What the task requires » Look for "A retirement withdrawal will" in the entries below. Write out that line and all later lines exactly, ending with the final one.
───
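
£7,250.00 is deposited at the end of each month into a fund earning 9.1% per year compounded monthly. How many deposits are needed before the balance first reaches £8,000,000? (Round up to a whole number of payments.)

Periodic rate r = 0.091/12 per month; n is counted in months.
Ordinary annuity FV: 8,000,000 = 7,250 × [((1+r)^n − 1)/r].
(1+r)^n = 1 + 8,000,000 × r / 7,250, so n = ln(1 + 8,000,000·r/7,250) / ln(1+r) = 296.14.
Round up to a whole number of payments: n = 297.

297 payments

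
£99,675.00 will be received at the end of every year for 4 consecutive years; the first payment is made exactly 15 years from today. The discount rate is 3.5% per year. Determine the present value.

Ordinary annuity of 4 payments, first payment at period 15.
Periodic rate r = 0.035 per year.
The ordinary-annuity PV formula values the stream one period before the first payment (period 14); discount that back 14 periods:
PV₀ = 99,675 × [1 − (1+r)^−4] / r × (1+r)^−14 = £226,178.67

£226,178.67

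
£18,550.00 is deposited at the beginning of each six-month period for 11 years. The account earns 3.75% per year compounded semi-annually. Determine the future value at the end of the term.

£508,810.57

This is an annuity due: 22 deposits of £18,550.00 at the beginning of each six-month period.
Periodic rate r = 0.0375/2 per half-year; n is counted in half-years.
FV = PMT × [((1+r)^n − 1)/r] × (1+r) = 18,550 × [(1+r)^22 − 1] / r × (1+r) = £508,810.57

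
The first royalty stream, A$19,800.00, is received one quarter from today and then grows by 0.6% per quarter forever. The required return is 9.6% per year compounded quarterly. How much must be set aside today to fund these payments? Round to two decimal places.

A$1,100,000.00

Periodic rate r = 0.096/4 per quarter.
Growing perpetuity (Gordon): PV = PMT₁ / (r − g) = 19,800 / (r − 0.006) = A$1,100,000.00.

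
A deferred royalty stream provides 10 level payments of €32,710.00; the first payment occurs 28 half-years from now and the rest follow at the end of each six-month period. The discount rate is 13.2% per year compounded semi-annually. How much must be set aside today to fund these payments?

Ordinary annuity of 10 payments, first payment at period 28.
Periodic rate r = 0.132/2 per half-year; n is counted in half-years.
The ordinary-annuity PV formula values the stream one period before the first payment (period 27); discount that back 27 periods:
PV₀ = 32,710 × [1 − (1+r)^−10] / r × (1+r)^−27 = €41,673.92

€41,673.92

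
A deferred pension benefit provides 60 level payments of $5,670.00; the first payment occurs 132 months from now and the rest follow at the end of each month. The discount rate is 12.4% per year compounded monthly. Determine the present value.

$65,697.58

Ordinary annuity of 60 payments, first payment at period 132.
Periodic rate r = 0.124/12 per month; n is counted in months.
The ordinary-annuity PV formula values the stream one period before the first payment (period 131); discount that back 131 periods:
PV₀ = 5,670 × [1 − (1+r)^−60] / r × (1+r)^−131 = $65,697.58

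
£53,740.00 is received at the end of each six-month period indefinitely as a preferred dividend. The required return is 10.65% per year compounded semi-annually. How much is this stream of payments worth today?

Periodic rate r = 0.1065/2 per half-year.
Level perpetuity: PV = PMT / r = 53,740 / (0.1065/2) = £1,009,201.88.

£1,009,201.88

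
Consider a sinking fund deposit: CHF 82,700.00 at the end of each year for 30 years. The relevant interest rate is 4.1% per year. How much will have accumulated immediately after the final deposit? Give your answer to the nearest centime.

This is an ordinary annuity: 30 deposits of CHF 82,700.00 at the end of each year.
Periodic rate r = 0.041 per year.
FV = PMT × [((1+r)^n − 1)/r] = 82,700 × [(1+r)^30 − 1] / r = CHF 4,716,468.28

CHF 4,716,468.28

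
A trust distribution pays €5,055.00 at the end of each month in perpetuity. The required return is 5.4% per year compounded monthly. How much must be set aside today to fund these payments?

€1,123,333.33

Periodic rate r = 0.054/12 per month.
Level perpetuity: PV = PMT / r = 5,055 / (0.054/12) = €1,123,333.33.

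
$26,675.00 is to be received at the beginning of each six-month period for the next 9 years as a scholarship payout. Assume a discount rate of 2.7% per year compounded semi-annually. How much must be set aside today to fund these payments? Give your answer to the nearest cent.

This is an annuity due: 18 payments of $26,675.00 at the beginning of each six-month period.
Periodic rate r = 0.027/2 per half-year; n is counted in half-years.
PV = PMT × [(1 − (1+r)^−n)/r] × (1+r) = 26,675 × [1 − (1+r)^−18] / r × (1+r) = $429,462.79

$429,462.79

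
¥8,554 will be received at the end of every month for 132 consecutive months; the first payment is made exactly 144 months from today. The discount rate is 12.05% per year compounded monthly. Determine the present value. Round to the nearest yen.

¥149,518

Ordinary annuity of 132 payments, first payment at period 144.
Periodic rate r = 0.1205/12 per month; n is counted in months.
The ordinary-annuity PV formula values the stream one period before the first payment (period 143); discount that back 143 periods:
PV₀ = 8,554 × [1 − (1+r)^−132] / r × (1+r)^−143 = ¥149,518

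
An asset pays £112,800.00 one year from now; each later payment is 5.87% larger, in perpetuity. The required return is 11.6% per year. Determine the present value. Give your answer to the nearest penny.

Periodic rate r = 0.116 per year.
Growing perpetuity (Gordon): PV = PMT₁ / (r − g) = 112,800 / (r − 0.0587) = £1,968,586.39.

£1,968,586.39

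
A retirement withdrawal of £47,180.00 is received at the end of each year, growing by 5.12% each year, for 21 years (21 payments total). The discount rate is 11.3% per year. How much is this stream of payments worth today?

£533,411.58

Periodic rate r = 0.113 per year.
Growing ordinary annuity: PV = PMT₁ × [1 − ((1+g)/(1+r))^n] / (r − g) = 47,180 × [1 − ((1+0.0512)/(1+r))^21] / (r − 0.0512) = £533,411.58.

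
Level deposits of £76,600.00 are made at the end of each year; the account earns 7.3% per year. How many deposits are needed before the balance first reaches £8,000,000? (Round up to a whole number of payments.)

31 payments

Periodic rate r = 0.073 per year.
Ordinary annuity FV: 8,000,000 = 76,600 × [((1+r)^n − 1)/r].
(1+r)^n = 1 + 8,000,000 × r / 76,600, so n = ln(1 + 8,000,000·r/76,600) / ln(1+r) = 30.58.
Round up to a whole number of payments: n = 31.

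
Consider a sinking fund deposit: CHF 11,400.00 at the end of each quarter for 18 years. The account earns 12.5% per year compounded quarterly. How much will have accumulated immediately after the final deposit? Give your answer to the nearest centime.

CHF 2,979,152.21

This is an ordinary annuity: 72 deposits of CHF 11,400.00 at the end of each quarter.
Periodic rate r = 0.125/4 per quarter; n is counted in quarters.
FV = PMT × [((1+r)^n − 1)/r] = 11,400 × [(1+r)^72 − 1] / r = CHF 2,979,152.21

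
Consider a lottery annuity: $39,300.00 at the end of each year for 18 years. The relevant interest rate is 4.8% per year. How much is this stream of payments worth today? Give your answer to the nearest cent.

This is an ordinary annuity: 18 payments of $39,300.00 at the end of each year.
Periodic rate r = 0.048 per year.
PV = PMT × [(1 − (1+r)^−n)/r] = 39,300 × [1 − (1+r)^−18] / r = $466,664.43

$466,664.43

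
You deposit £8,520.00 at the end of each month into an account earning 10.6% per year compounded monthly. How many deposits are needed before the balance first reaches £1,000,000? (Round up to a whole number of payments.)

81 payments

Periodic rate r = 0.106/12 per month; n is counted in months.
Ordinary annuity FV: 1,000,000 = 8,520 × [((1+r)^n − 1)/r].
(1+r)^n = 1 + 1,000,000 × r / 8,520, so n = ln(1 + 1,000,000·r/8,520) / ln(1+r) = 80.89.
Round up to a whole number of payments: n = 81.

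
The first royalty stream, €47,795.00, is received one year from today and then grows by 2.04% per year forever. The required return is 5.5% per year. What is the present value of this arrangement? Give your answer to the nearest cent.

Periodic rate r = 0.055 per year.
Growing perpetuity (Gordon): PV = PMT₁ / (r − g) = 47,795 / (r − 0.0204) = €1,381,358.38.

€1,381,358.38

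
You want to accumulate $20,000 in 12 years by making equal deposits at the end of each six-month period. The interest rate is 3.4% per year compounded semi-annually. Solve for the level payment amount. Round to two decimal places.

Level ordinary annuity; solve FV = PMT × [((1+r)^n − 1)/r] for PMT.
Periodic rate r = 0.034/2 per half-year; n is counted in half-years.
With n = 24: PMT = 20,000 / ([((1+r)^n − 1)/r]) = $681.83

$681.83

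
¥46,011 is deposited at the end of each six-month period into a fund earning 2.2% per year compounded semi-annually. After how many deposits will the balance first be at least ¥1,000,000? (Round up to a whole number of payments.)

Periodic rate r = 0.022/2 per half-year; n is counted in half-years.
Ordinary annuity FV: 1,000,000 = 46,011 × [((1+r)^n − 1)/r].
(1+r)^n = 1 + 1,000,000 × r / 46,011, so n = ln(1 + 1,000,000·r/46,011) / ln(1+r) = 19.59.
Round up to a whole number of payments: n = 20.

20 payments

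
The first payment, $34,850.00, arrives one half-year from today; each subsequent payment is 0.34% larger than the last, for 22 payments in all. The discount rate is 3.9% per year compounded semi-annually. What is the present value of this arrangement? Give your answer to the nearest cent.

$639,532.62

Periodic rate r = 0.039/2 per half-year; n is counted in half-years.
Growing ordinary annuity: PV = PMT₁ × [1 − ((1+g)/(1+r))^n] / (r − g) = 34,850 × [1 − ((1+0.0034)/(1+r))^22] / (r − 0.0034) = $639,532.62.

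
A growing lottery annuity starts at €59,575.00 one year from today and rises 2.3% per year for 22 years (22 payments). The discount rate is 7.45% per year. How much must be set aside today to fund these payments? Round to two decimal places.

€764,169.69

Periodic rate r = 0.0745 per year.
Growing ordinary annuity: PV = PMT₁ × [1 − ((1+g)/(1+r))^n] / (r − g) = 59,575 × [1 − ((1+0.023)/(1+r))^22] / (r − 0.023) = €764,169.69.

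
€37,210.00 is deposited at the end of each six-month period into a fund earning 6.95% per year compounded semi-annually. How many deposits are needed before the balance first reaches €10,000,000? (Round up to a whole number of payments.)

Periodic rate r = 0.0695/2 per half-year; n is counted in half-years.
Ordinary annuity FV: 10,000,000 = 37,210 × [((1+r)^n − 1)/r].
(1+r)^n = 1 + 10,000,000 × r / 37,210, so n = ln(1 + 10,000,000·r/37,210) / ln(1+r) = 68.38.
Round up to a whole number of payments: n = 69.

69 payments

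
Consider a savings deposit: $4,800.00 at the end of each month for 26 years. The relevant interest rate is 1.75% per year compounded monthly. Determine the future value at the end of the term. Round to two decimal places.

$1,894,714.31

This is an ordinary annuity: 312 deposits of $4,800.00 at the end of each month.
Periodic rate r = 0.0175/12 per month; n is counted in months.
FV = PMT × [((1+r)^n − 1)/r] = 4,800 × [(1+r)^312 − 1] / r = $1,894,714.31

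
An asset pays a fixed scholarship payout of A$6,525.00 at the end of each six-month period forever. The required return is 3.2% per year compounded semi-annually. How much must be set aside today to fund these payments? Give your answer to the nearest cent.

A$407,812.50

Periodic rate r = 0.032/2 per half-year.
Level perpetuity: PV = PMT / r = 6,525 / (0.032/2) = A$407,812.50.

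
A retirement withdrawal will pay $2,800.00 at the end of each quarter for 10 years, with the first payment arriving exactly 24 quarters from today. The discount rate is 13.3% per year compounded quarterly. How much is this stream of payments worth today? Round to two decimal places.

$28,960.72

Ordinary annuity of 40 payments, first payment at period 24.
Periodic rate r = 0.133/4 per quarter; n is counted in quarters.
The ordinary-annuity PV formula values the stream one period before the first payment (period 23); discount that back 23 periods:
PV₀ = 2,800 × [1 − (1+r)^−40] / r × (1+r)^−23 = $28,960.72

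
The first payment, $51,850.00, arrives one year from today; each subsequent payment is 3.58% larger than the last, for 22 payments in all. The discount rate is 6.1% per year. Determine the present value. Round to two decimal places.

Periodic rate r = 0.061 per year.
Growing ordinary annuity: PV = PMT₁ × [1 − ((1+g)/(1+r))^n] / (r − g) = 51,850 × [1 − ((1+0.0358)/(1+r))^22] / (r − 0.0358) = $845,045.34.

$845,045.34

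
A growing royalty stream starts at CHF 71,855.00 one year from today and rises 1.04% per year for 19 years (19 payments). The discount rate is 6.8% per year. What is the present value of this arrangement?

Periodic rate r = 0.068 per year.
Growing ordinary annuity: PV = PMT₁ × [1 − ((1+g)/(1+r))^n] / (r − g) = 71,855 × [1 − ((1+0.0104)/(1+r))^19] / (r − 0.0104) = CHF 812,417.66.

CHF 812,417.66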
───
Response area »
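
A retirement withdrawal will pay $2,800.00 at the end of each quarter for 10 years, with the first payment arriving exactly 24 quarters from today. The discount rate is 13.3% per year compounded quarterly. How much is this stream of payments worth today? Round to two decimal places.

$28,960.72

Ordinary annuity of 40 payments, first payment at period 24.
Periodic rate r = 0.133/4 per quarter; n is counted in quarters.
The ordinary-annuity PV formula values the stream one period before the first payment (period 23); discount that back 23 periods:
PV₀ = 2,800 × [1 − (1+r)^−40] / r × (1+r)^−23 = $28,960.72

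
The first payment, $51,850.00, arrives one year from today; each subsequent payment is 3.58% larger than the last, for 22 payments in all. The discount rate is 6.1% per year. Determine the present value. Round to two decimal places.

Periodic rate r = 0.061 per year.
Growing ordinary annuity: PV = PMT₁ × [1 − ((1+g)/(1+r))^n] / (r − g) = 51,850 × [1 − ((1+0.0358)/(1+r))^22] / (r − 0.0358) = $845,045.34.

$845,045.34

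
A growing royalty stream starts at CHF 71,855.00 one year from today and rises 1.04% per year for 19 years (19 payments). The discount rate is 6.8% per year. What is the present value of this arrangement?

Periodic rate r = 0.068 per year.
Growing ordinary annuity: PV = PMT₁ × [1 − ((1+g)/(1+r))^n] / (r − g) = 71,855 × [1 − ((1+0.0104)/(1+r))^19] / (r − 0.0104) = CHF 812,417.66.

CHF 812,417.66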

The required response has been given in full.